Segment Start: Material shown
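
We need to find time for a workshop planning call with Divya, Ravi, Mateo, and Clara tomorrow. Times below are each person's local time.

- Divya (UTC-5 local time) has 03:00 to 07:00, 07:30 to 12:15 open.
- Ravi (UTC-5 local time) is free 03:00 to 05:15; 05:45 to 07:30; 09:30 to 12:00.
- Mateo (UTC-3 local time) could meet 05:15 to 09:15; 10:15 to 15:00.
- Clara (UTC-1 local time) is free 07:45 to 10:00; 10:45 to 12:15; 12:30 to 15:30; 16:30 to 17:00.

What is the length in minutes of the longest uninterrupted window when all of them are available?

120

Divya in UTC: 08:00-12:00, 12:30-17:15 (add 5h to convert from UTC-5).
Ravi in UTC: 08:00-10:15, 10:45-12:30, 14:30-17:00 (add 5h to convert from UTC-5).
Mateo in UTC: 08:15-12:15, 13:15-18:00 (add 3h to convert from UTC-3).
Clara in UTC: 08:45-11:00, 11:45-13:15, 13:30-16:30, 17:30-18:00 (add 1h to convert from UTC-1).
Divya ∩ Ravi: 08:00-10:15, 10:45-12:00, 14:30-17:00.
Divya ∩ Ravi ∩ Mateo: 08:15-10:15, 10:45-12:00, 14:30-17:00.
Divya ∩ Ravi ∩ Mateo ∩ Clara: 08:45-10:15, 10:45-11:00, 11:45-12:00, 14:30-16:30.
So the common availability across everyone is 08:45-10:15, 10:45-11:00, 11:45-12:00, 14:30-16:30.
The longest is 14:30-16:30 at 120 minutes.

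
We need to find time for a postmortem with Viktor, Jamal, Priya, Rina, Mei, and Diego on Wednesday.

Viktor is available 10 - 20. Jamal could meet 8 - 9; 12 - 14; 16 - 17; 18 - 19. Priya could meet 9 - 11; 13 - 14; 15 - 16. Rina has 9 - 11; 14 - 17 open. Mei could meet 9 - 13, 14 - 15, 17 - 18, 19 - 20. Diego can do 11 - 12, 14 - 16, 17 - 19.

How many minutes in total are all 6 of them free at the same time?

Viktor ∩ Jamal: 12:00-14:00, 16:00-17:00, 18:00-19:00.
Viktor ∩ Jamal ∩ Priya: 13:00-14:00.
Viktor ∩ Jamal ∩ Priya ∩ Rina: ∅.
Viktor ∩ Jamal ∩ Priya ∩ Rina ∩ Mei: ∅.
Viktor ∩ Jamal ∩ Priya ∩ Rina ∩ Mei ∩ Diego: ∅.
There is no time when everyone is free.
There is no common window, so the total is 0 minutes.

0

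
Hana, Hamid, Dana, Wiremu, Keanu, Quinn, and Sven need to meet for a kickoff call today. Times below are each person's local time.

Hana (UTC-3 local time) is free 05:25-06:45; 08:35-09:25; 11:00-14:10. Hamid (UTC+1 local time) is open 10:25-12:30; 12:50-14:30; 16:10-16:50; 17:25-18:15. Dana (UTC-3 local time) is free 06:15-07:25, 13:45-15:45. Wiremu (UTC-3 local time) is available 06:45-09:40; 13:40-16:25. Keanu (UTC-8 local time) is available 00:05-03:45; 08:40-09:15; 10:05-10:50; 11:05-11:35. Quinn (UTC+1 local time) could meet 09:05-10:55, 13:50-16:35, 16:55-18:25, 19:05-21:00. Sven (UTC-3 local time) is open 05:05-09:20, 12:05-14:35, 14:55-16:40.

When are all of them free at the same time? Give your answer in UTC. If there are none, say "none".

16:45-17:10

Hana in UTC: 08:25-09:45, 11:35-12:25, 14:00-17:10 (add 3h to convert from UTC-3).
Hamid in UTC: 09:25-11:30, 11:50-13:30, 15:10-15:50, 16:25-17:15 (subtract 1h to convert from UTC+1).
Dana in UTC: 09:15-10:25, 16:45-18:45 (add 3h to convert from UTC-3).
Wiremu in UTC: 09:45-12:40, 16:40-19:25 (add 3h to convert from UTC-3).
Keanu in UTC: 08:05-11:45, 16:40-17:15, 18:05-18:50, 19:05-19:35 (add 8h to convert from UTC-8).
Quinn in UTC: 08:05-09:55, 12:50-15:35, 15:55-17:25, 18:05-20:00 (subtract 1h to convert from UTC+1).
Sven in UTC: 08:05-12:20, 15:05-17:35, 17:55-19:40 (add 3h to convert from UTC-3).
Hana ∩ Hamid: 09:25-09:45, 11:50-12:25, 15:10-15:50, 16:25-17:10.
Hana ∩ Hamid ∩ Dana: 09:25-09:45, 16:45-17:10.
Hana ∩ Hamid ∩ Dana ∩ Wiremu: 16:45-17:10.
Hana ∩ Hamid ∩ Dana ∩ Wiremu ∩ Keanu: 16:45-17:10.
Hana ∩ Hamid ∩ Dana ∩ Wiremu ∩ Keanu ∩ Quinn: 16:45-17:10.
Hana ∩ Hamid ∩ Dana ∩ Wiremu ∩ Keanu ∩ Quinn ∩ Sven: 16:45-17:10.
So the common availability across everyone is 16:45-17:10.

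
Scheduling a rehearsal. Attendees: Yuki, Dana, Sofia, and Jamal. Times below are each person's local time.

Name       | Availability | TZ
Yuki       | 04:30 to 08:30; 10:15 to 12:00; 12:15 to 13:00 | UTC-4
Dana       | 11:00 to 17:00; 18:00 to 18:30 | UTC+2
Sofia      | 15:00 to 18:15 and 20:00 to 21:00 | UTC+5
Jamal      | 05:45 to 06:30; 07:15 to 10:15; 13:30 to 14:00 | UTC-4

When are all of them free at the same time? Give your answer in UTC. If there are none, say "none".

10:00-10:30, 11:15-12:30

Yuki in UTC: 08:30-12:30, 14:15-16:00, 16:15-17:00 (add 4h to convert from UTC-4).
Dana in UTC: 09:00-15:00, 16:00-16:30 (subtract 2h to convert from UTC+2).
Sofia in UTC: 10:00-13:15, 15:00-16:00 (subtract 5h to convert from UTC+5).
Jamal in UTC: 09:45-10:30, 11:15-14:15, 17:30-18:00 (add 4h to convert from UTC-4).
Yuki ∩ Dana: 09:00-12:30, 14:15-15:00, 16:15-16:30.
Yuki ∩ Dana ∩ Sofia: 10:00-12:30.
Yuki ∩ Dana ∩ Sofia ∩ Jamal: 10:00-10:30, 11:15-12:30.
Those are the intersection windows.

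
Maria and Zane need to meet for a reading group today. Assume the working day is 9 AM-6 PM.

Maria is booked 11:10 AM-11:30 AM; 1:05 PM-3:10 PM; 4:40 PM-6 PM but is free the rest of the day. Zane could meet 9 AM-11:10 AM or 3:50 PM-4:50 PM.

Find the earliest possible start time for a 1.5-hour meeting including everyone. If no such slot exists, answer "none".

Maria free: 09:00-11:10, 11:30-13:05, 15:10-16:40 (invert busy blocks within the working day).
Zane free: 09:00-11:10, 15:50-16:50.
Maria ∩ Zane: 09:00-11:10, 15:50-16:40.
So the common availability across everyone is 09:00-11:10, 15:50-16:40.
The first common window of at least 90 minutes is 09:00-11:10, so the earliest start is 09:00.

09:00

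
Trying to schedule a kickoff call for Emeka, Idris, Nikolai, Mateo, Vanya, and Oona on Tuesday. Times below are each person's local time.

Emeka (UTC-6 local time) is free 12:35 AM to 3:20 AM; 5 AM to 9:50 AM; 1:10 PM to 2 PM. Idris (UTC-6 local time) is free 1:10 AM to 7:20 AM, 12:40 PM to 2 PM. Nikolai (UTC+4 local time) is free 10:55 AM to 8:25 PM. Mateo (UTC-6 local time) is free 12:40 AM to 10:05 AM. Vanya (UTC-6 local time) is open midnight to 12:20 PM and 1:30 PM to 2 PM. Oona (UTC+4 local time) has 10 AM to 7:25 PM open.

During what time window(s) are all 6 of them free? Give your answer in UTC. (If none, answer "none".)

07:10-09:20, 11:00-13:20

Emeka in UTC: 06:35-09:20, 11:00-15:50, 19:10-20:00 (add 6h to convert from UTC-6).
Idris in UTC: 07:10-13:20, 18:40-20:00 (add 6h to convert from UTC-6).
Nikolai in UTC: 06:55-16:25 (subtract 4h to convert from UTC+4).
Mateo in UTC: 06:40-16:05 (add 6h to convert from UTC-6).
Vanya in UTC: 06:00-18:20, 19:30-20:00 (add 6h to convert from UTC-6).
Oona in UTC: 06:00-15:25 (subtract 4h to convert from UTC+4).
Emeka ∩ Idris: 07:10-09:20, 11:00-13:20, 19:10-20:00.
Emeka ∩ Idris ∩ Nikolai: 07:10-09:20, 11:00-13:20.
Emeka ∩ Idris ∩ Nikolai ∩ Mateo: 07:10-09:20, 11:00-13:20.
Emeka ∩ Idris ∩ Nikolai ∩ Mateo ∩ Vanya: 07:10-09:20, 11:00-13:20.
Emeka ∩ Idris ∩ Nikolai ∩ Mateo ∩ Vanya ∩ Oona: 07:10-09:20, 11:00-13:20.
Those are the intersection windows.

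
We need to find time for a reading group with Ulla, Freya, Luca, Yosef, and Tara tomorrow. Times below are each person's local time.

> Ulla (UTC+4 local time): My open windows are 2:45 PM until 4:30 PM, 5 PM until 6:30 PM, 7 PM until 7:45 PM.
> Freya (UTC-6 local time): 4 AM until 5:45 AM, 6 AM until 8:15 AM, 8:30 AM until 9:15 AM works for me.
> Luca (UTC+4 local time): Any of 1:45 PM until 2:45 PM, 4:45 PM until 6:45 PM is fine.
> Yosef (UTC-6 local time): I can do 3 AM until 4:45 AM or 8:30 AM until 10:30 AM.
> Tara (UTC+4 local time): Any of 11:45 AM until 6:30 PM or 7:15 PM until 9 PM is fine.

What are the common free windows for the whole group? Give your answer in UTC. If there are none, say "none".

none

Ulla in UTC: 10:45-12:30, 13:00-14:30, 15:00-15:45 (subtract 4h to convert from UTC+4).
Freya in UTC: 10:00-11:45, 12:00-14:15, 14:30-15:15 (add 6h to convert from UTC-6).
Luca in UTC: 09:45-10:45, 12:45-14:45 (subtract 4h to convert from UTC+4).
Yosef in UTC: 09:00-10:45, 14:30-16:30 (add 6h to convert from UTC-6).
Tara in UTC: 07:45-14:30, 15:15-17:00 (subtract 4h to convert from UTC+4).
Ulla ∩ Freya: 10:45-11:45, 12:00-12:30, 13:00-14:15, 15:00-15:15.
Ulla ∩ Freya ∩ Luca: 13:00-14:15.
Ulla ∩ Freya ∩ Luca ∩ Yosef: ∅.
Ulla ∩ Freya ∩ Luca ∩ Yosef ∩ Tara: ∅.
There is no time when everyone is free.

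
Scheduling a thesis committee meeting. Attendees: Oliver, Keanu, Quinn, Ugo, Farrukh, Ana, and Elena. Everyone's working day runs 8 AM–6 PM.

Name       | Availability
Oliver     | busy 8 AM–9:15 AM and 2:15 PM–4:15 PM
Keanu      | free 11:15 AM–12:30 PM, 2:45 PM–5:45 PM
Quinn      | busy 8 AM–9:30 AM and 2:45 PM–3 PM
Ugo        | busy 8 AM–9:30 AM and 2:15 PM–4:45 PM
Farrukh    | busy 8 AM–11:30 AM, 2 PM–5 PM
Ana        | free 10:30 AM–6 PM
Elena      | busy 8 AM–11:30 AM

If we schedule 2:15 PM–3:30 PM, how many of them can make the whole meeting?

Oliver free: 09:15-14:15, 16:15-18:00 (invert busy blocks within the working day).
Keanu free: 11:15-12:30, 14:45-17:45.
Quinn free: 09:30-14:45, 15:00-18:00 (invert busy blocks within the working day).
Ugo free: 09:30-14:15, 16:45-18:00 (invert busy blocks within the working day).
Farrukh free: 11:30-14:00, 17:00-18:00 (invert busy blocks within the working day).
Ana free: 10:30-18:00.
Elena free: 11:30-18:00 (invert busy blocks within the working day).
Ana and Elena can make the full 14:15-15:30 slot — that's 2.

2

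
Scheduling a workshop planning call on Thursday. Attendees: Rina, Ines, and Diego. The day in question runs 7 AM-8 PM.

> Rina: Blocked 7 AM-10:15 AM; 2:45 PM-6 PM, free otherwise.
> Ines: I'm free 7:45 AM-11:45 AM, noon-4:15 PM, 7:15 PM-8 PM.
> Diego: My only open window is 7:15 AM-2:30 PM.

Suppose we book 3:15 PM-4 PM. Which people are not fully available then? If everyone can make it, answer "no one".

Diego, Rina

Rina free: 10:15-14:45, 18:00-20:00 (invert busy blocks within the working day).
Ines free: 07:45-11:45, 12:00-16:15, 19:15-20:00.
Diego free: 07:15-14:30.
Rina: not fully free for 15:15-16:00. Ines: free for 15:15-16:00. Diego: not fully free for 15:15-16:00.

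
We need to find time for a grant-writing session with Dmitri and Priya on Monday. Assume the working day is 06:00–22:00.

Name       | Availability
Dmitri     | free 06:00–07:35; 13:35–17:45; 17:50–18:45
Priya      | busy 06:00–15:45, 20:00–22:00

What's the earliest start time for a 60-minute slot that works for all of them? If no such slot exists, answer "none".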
Segment End: Material shown
Answer with an exact copy of the lines from the one containing "Scheduling a workshop" through the end of the entries above, leaving out everything before.

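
Scheduling a workshop planning call on Thursday. Attendees: Rina, Ines, and Diego. The day in question runs 7 AM-8 PM.

> Rina: Blocked 7 AM-10:15 AM; 2:45 PM-6 PM, free otherwise.
> Ines: I'm free 7:45 AM-11:45 AM, noon-4:15 PM, 7:15 PM-8 PM.
> Diego: My only open window is 7:15 AM-2:30 PM.

Suppose we book 3:15 PM-4 PM. Which people are not fully available then? If everyone can make it, answer "no one".

Diego, Rina

Rina free: 10:15-14:45, 18:00-20:00 (invert busy blocks within the working day).
Ines free: 07:45-11:45, 12:00-16:15, 19:15-20:00.
Diego free: 07:15-14:30.
Rina: not fully free for 15:15-16:00. Ines: free for 15:15-16:00. Diego: not fully free for 15:15-16:00.

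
We need to find time for a grant-writing session with Dmitri and Priya on Monday. Assume the working day is 06:00–22:00.

Name       | Availability
Dmitri     | free 06:00–07:35; 13:35–17:45; 17:50–18:45
Priya      | busy 06:00–15:45, 20:00–22:00

What's the earliest start time for a 60-minute slot that works for all of them? If no such slot exists, answer "none".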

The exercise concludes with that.